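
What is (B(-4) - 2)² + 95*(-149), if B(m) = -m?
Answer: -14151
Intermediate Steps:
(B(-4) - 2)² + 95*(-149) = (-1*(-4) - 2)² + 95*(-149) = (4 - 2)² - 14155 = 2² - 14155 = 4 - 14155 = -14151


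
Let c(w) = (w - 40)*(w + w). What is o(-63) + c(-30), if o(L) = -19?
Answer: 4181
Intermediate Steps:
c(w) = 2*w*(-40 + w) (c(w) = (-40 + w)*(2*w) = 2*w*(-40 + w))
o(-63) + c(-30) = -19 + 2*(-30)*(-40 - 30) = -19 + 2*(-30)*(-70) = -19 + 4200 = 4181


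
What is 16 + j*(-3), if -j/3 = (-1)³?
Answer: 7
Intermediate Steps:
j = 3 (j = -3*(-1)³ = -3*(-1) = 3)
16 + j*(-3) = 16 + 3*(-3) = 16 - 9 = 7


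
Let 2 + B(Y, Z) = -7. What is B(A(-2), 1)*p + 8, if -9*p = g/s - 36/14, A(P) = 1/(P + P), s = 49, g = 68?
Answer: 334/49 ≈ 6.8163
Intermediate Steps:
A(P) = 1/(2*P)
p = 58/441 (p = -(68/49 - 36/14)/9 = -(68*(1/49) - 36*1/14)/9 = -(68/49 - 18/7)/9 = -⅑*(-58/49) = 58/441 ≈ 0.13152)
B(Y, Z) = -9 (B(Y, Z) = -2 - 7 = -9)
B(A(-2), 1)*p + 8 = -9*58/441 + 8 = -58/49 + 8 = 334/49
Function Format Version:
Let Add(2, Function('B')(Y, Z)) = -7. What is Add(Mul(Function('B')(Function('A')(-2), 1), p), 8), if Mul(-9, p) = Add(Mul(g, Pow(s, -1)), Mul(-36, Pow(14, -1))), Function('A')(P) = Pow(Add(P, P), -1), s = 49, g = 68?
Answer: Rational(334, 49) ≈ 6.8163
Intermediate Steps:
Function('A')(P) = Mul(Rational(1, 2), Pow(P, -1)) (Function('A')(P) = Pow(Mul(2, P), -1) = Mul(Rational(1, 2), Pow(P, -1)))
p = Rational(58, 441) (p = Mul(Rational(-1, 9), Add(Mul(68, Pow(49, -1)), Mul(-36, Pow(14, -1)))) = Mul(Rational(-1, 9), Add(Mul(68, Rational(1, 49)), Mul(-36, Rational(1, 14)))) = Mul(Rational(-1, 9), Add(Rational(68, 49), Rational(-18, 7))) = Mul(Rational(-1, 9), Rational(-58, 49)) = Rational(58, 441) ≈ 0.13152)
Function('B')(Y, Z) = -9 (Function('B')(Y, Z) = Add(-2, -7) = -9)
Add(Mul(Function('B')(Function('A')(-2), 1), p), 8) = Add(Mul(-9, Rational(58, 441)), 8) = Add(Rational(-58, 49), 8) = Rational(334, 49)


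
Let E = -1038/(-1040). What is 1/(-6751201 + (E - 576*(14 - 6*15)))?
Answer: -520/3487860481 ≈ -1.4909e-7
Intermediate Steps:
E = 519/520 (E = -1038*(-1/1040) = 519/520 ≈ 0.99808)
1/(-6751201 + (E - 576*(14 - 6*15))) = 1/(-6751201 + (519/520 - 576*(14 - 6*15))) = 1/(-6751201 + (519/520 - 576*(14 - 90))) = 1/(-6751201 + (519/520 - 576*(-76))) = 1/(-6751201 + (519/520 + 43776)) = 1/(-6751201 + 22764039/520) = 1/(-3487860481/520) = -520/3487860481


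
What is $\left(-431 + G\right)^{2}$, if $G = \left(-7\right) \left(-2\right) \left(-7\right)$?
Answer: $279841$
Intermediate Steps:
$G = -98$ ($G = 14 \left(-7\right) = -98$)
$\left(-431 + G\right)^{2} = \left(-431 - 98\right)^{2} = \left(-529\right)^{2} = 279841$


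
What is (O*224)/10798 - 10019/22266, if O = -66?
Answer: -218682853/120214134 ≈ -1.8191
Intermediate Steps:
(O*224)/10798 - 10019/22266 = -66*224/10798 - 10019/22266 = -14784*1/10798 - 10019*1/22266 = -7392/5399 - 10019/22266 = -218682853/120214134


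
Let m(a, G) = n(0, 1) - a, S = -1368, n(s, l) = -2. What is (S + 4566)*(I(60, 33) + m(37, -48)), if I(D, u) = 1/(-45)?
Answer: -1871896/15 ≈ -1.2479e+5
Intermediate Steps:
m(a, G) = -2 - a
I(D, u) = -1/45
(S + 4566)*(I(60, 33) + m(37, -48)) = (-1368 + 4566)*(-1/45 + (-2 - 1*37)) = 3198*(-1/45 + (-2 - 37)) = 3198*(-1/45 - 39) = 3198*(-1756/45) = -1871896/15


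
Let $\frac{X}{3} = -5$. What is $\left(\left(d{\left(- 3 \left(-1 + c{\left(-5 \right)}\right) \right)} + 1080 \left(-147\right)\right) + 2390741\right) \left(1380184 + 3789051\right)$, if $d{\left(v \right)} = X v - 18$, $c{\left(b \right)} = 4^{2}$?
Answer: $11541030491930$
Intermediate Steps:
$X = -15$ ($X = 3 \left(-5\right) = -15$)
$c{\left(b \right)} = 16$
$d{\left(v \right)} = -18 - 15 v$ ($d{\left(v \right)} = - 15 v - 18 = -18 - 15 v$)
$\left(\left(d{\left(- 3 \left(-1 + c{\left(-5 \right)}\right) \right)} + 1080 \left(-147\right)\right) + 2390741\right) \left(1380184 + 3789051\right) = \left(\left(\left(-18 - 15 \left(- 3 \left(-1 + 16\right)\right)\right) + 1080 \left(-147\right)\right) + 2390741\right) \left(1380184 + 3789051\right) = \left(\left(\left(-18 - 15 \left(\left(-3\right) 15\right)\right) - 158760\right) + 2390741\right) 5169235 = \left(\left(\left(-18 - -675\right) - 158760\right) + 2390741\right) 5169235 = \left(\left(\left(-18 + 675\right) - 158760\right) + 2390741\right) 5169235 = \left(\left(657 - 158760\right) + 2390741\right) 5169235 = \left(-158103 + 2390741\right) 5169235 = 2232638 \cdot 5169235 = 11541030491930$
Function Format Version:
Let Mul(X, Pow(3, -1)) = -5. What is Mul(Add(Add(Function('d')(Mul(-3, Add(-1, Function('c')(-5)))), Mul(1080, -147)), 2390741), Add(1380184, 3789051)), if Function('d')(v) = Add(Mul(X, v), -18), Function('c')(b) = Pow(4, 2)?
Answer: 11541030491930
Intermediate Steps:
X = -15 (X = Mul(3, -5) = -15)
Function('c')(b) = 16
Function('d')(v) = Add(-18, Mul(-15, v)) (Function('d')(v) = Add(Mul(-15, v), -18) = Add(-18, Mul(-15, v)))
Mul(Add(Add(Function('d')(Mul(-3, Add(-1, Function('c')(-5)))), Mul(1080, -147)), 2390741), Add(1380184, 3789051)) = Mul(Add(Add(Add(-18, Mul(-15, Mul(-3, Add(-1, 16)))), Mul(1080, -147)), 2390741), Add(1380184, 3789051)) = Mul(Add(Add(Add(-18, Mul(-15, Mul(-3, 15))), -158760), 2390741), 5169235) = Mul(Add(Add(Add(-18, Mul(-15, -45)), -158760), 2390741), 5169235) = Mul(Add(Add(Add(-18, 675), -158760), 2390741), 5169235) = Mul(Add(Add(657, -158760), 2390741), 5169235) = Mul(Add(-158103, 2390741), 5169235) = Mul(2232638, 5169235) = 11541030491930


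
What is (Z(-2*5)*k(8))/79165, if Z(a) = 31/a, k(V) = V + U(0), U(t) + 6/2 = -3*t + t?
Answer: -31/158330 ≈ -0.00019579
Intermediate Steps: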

> _Instructions to follow_
Each line of the listing above should be output exactly.

> _Reply_
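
What is (B(-4) - 2)² + 95*(-149), if B(m) = -m?
Answer: -14151
Intermediate Steps:
(B(-4) - 2)² + 95*(-149) = (-1*(-4) - 2)² + 95*(-149) = (4 - 2)² - 14155 = 2² - 14155 = 4 - 14155 = -14151


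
Let c(w) = (w - 40)*(w + w). What is o(-63) + c(-30), if o(L) = -19?
Answer: 4181
Intermediate Steps:
c(w) = 2*w*(-40 + w) (c(w) = (-40 + w)*(2*w) = 2*w*(-40 + w))
o(-63) + c(-30) = -19 + 2*(-30)*(-40 - 30) = -19 + 2*(-30)*(-70) = -19 + 4200 = 4181


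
What is 16 + j*(-3), if -j/3 = (-1)³?
Answer: 7
Intermediate Steps:
j = 3 (j = -3*(-1)³ = -3*(-1) = 3)
16 + j*(-3) = 16 + 3*(-3) = 16 - 9 = 7


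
Let 2 + B(Y, Z) = -7. What is B(A(-2), 1)*p + 8, if -9*p = g/s - 36/14, A(P) = 1/(P + P), s = 49, g = 68?
Answer: 334/49 ≈ 6.8163
Intermediate Steps:
A(P) = 1/(2*P)
p = 58/441 (p = -(68/49 - 36/14)/9 = -(68*(1/49) - 36*1/14)/9 = -(68/49 - 18/7)/9 = -⅑*(-58/49) = 58/441 ≈ 0.13152)
B(Y, Z) = -9 (B(Y, Z) = -2 - 7 = -9)
B(A(-2), 1)*p + 8 = -9*58/441 + 8 = -58/49 + 8 = 334/49
Function Format Version:
Let Add(2, Function('B')(Y, Z)) = -7. What is Add(Mul(Function('B')(Function('A')(-2), 1), p), 8), if Mul(-9, p) = Add(Mul(g, Pow(s, -1)), Mul(-36, Pow(14, -1))), Function('A')(P) = Pow(Add(P, P), -1), s = 49, g = 68?
Answer: Rational(334, 49) ≈ 6.8163
Intermediate Steps:
Function('A')(P) = Mul(Rational(1, 2), Pow(P, -1)) (Function('A')(P) = Pow(Mul(2, P), -1) = Mul(Rational(1, 2), Pow(P, -1)))
p = Rational(58, 441) (p = Mul(Rational(-1, 9), Add(Mul(68, Pow(49, -1)), Mul(-36, Pow(14, -1)))) = Mul(Rational(-1, 9), Add(Mul(68, Rational(1, 49)), Mul(-36, Rational(1, 14)))) = Mul(Rational(-1, 9), Add(Rational(68, 49), Rational(-18, 7))) = Mul(Rational(-1, 9), Rational(-58, 49)) = Rational(58, 441) ≈ 0.13152)
Function('B')(Y, Z) = -9 (Function('B')(Y, Z) = Add(-2, -7) = -9)
Add(Mul(Function('B')(Function('A')(-2), 1), p), 8) = Add(Mul(-9, Rational(58, 441)), 8) = Add(Rational(-58, 49), 8) = Rational(334, 49)


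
Let E = -1038/(-1040). What is 1/(-6751201 + (E - 576*(14 - 6*15)))?
Answer: -520/3487860481 ≈ -1.4909e-7
Intermediate Steps:
E = 519/520 (E = -1038*(-1/1040) = 519/520 ≈ 0.99808)
1/(-6751201 + (E - 576*(14 - 6*15))) = 1/(-6751201 + (519/520 - 576*(14 - 6*15))) = 1/(-6751201 + (519/520 - 576*(14 - 90))) = 1/(-6751201 + (519/520 - 576*(-76))) = 1/(-6751201 + (519/520 + 43776)) = 1/(-6751201 + 22764039/520) = 1/(-3487860481/520) = -520/3487860481


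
What is $\left(-431 + G\right)^{2}$, if $G = \left(-7\right) \left(-2\right) \left(-7\right)$?
Answer: $279841$
Intermediate Steps:
$G = -98$ ($G = 14 \left(-7\right) = -98$)
$\left(-431 + G\right)^{2} = \left(-431 - 98\right)^{2} = \left(-529\right)^{2} = 279841$


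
What is (O*224)/10798 - 10019/22266, if O = -66?
Answer: -218682853/120214134 ≈ -1.8191
Intermediate Steps:
(O*224)/10798 - 10019/22266 = -66*224/10798 - 10019/22266 = -14784*1/10798 - 10019*1/22266 = -7392/5399 - 10019/22266 = -218682853/120214134


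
Let m(a, G) = n(0, 1) - a, S = -1368, n(s, l) = -2. What is (S + 4566)*(I(60, 33) + m(37, -48)), if I(D, u) = 1/(-45)?
Answer: -1871896/15 ≈ -1.2479e+5
Intermediate Steps:
m(a, G) = -2 - a
I(D, u) = -1/45
(S + 4566)*(I(60, 33) + m(37, -48)) = (-1368 + 4566)*(-1/45 + (-2 - 1*37)) = 3198*(-1/45 + (-2 - 37)) = 3198*(-1/45 - 39) = 3198*(-1756/45) = -1871896/15


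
Let $\frac{X}{3} = -5$. What is $\left(\left(d{\left(- 3 \left(-1 + c{\left(-5 \right)}\right) \right)} + 1080 \left(-147\right)\right) + 2390741\right) \left(1380184 + 3789051\right)$, if $d{\left(v \right)} = X v - 18$, $c{\left(b \right)} = 4^{2}$?
Answer: $11541030491930$
Intermediate Steps:
$X = -15$ ($X = 3 \left(-5\right) = -15$)
$c{\left(b \right)} = 16$
$d{\left(v \right)} = -18 - 15 v$ ($d{\left(v \right)} = - 15 v - 18 = -18 - 15 v$)
$\left(\left(d{\left(- 3 \left(-1 + c{\left(-5 \right)}\right) \right)} + 1080 \left(-147\right)\right) + 2390741\right) \left(1380184 + 3789051\right) = \left(\left(\left(-18 - 15 \left(- 3 \left(-1 + 16\right)\right)\right) + 1080 \left(-147\right)\right) + 2390741\right) \left(1380184 + 3789051\right) = \left(\left(\left(-18 - 15 \left(\left(-3\right) 15\right)\right) - 158760\right) + 2390741\right) 5169235 = \left(\left(\left(-18 - -675\right) - 158760\right) + 2390741\right) 5169235 = \left(\left(\left(-18 + 675\right) - 158760\right) + 2390741\right) 5169235 = \left(\left(657 - 158760\right) + 2390741\right) 5169235 = \left(-158103 + 2390741\right) 5169235 = 2232638 \cdot 5169235 = 11541030491930$
Function Format Version:
Let Mul(X, Pow(3, -1)) = -5. What is Mul(Add(Add(Function('d')(Mul(-3, Add(-1, Function('c')(-5)))), Mul(1080, -147)), 2390741), Add(1380184, 3789051)), if Function('d')(v) = Add(Mul(X, v), -18), Function('c')(b) = Pow(4, 2)?
Answer: 11541030491930
Intermediate Steps:
X = -15 (X = Mul(3, -5) = -15)
Function('c')(b) = 16
Function('d')(v) = Add(-18, Mul(-15, v)) (Function('d')(v) = Add(Mul(-15, v), -18) = Add(-18, Mul(-15, v)))
Mul(Add(Add(Function('d')(Mul(-3, Add(-1, Function('c')(-5)))), Mul(1080, -147)), 2390741), Add(1380184, 3789051)) = Mul(Add(Add(Add(-18, Mul(-15, Mul(-3, Add(-1, 16)))), Mul(1080, -147)), 2390741), Add(1380184, 3789051)) = Mul(Add(Add(Add(-18, Mul(-15, Mul(-3, 15))), -158760), 2390741), 5169235) = Mul(Add(Add(Add(-18, Mul(-15, -45)), -158760), 2390741), 5169235) = Mul(Add(Add(Add(-18, 675), -158760), 2390741), 5169235) = Mul(Add(Add(657, -158760), 2390741), 5169235) = Mul(Add(-158103, 2390741), 5169235) = Mul(2232638, 5169235) = 11541030491930


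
What is (Z(-2*5)*k(8))/79165, if Z(a) = 31/a, k(V) = V + U(0), U(t) + 6/2 = -3*t + t?
Answer: -31/158330 ≈ -0.00019579
Intermediate Steps: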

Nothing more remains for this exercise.